#### [ACTIVITY]
Search the entries below for the word "Hale", then copy each line in which it is found.
*** INPUT DATA Section Begins ***
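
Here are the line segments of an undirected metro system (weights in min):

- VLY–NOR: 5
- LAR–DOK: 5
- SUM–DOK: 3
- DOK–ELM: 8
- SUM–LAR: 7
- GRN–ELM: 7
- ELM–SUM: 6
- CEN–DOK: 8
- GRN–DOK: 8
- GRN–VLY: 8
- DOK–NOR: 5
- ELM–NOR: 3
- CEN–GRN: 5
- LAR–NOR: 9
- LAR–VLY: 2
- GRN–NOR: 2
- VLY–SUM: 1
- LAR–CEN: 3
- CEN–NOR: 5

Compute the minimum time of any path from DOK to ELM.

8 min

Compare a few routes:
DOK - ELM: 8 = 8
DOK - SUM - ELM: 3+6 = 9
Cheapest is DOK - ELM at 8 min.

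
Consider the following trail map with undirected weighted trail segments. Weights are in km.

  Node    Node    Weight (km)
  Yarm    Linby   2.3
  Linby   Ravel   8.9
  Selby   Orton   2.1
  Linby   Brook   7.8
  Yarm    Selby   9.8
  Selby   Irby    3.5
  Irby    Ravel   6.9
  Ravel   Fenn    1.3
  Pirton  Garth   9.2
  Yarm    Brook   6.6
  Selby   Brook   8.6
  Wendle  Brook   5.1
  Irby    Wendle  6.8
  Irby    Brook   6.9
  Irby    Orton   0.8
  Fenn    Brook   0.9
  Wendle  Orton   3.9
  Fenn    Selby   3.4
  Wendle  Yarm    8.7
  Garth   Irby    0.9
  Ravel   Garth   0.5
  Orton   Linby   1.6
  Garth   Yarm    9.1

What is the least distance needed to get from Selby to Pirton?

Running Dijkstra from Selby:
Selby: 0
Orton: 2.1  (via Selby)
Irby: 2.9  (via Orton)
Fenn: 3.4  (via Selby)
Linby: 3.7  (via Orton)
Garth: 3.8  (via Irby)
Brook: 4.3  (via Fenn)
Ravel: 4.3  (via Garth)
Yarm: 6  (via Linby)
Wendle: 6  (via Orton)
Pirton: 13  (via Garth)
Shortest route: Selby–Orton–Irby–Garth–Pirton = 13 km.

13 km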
*** INPUT DATA Section Ends ***
*** INPUT DATA Section Begins ***
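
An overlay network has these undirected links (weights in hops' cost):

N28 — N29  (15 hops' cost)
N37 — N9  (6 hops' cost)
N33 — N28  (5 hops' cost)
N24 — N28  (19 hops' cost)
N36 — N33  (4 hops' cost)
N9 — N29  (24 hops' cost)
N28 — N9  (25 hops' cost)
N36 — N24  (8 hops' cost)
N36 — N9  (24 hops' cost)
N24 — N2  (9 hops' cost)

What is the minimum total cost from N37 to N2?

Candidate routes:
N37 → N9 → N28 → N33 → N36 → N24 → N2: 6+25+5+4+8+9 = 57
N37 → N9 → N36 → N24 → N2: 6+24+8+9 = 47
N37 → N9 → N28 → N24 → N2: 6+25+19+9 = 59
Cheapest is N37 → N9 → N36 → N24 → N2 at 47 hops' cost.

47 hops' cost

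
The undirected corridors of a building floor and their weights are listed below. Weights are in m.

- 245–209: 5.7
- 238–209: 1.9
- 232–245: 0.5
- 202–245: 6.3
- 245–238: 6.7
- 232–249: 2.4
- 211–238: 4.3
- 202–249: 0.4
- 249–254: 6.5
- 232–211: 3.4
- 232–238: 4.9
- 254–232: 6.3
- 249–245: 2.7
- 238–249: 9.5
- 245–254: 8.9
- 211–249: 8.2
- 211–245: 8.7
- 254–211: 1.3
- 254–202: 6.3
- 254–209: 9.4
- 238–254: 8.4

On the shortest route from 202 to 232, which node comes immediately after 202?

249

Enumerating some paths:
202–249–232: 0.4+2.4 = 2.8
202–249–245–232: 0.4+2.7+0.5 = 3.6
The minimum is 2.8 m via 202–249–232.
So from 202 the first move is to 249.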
*** INPUT DATA Section Ends ***
*** INPUT DATA Section Begins ***
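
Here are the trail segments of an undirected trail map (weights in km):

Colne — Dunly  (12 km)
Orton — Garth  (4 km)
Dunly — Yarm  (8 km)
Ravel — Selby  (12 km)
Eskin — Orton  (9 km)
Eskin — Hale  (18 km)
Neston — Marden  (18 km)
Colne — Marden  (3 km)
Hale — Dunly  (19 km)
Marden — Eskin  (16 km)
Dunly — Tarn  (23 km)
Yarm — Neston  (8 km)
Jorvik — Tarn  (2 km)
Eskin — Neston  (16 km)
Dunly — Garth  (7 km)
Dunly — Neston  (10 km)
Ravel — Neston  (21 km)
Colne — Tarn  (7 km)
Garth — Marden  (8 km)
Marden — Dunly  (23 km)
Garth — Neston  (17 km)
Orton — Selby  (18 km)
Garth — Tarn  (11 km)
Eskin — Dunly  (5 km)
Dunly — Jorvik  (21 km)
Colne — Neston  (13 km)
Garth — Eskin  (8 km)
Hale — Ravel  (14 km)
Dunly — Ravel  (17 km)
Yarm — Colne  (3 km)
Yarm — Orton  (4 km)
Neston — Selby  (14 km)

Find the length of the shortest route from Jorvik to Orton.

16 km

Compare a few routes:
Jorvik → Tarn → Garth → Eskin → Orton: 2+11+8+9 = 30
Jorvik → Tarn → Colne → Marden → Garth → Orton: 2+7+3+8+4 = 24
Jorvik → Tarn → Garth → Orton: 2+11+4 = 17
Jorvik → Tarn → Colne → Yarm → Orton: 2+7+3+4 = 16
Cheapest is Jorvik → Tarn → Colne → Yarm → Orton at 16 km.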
*** INPUT DATA Section Ends ***
#### [YOUR RESPONSE]
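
Eskin — Hale  (18 km)
Hale — Dunly  (19 km)
Hale — Ravel  (14 km)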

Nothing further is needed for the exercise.